Records contained in a dataset
━━━━━━━━
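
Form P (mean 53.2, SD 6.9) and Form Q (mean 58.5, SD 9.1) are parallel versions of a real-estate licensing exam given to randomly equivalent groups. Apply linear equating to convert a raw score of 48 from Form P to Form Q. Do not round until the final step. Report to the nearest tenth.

51.6

Linear equating: y = (SD_Y/SD_X)(x − M_X) + M_Y
y = (9.1/6.9)(48 − 53.2) + 58.5
y = 1.318841 × -5.2 + 58.5 = -6.8580 + 58.5 = 51.6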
━━━━━━━━
Each entry shown above is to be duplicated exactly.

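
Form P (mean 53.2, SD 6.9) and Form Q (mean 58.5, SD 9.1) are parallel versions of a real-estate licensing exam given to randomly equivalent groups. Apply linear equating to convert a raw score of 48 from Form P to Form Q. Do not round until the final step. Report to the nearest tenth.

51.6

Linear equating: y = (SD_Y/SD_X)(x − M_X) + M_Y
y = (9.1/6.9)(48 − 53.2) + 58.5
y = 1.318841 × -5.2 + 58.5 = -6.8580 + 58.5 = 51.6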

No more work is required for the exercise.